*** Supplied data Section Begins ***

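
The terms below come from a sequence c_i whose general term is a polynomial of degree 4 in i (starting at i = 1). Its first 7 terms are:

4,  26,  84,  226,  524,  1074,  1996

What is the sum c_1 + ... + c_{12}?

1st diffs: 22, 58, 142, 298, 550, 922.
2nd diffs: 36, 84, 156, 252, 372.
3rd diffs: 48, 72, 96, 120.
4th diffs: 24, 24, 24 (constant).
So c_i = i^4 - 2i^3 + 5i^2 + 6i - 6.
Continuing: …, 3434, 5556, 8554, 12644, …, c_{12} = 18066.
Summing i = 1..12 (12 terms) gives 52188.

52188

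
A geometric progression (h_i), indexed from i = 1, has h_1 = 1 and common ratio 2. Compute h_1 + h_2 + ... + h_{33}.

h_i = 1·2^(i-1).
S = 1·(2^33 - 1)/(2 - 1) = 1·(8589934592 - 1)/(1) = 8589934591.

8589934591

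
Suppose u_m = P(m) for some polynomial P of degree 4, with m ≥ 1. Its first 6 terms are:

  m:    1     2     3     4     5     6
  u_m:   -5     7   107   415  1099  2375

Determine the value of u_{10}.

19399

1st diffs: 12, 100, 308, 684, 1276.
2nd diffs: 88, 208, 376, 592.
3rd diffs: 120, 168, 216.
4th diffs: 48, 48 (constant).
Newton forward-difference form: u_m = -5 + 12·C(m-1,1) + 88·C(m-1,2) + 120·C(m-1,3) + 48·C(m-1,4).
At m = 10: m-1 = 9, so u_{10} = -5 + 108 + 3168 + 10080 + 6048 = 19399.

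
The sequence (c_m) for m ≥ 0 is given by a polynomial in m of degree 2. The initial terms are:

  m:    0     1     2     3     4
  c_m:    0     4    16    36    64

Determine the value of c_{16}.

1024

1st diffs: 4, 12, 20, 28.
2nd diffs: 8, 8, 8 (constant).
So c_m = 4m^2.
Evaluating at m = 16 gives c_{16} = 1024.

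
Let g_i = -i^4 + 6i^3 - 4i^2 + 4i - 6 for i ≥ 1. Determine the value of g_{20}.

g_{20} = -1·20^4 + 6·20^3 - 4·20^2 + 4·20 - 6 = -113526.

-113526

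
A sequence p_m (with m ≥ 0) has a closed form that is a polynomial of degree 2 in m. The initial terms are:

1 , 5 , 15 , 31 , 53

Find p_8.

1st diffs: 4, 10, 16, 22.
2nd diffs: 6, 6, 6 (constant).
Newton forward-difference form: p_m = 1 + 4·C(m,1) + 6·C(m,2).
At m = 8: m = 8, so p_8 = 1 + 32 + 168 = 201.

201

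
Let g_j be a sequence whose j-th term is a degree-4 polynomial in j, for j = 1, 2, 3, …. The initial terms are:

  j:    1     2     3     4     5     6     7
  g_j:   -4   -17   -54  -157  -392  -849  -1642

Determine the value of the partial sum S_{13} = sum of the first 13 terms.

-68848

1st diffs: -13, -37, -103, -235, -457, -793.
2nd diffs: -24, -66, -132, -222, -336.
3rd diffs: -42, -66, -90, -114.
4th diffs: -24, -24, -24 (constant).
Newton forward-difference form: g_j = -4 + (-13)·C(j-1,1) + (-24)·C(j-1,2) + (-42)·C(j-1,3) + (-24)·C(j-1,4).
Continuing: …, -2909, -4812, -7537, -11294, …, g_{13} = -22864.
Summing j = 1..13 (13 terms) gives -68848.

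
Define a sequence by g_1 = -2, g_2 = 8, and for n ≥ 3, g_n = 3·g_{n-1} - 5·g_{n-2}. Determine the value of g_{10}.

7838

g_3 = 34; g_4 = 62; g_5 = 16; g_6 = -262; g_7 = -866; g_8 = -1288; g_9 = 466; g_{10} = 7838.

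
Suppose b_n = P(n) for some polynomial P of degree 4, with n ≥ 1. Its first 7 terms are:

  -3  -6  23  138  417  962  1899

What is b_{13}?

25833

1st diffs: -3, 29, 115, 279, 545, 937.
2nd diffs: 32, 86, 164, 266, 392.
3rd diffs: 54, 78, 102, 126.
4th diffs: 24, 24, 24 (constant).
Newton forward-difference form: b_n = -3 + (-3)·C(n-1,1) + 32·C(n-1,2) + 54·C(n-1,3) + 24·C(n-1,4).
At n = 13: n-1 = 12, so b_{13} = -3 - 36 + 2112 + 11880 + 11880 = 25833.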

*** Supplied data Section Ends ***

* _Task prompt_: Search the records for the word "whose" and copy out every line that holds it.

* _Result below_:
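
The terms below come from a sequence c_i whose general term is a polynomial of degree 4 in i (starting at i = 1). Its first 7 terms are:
Let g_j be a sequence whose j-th term is a degree-4 polynomial in j, for j = 1, 2, 3, …. The initial terms are: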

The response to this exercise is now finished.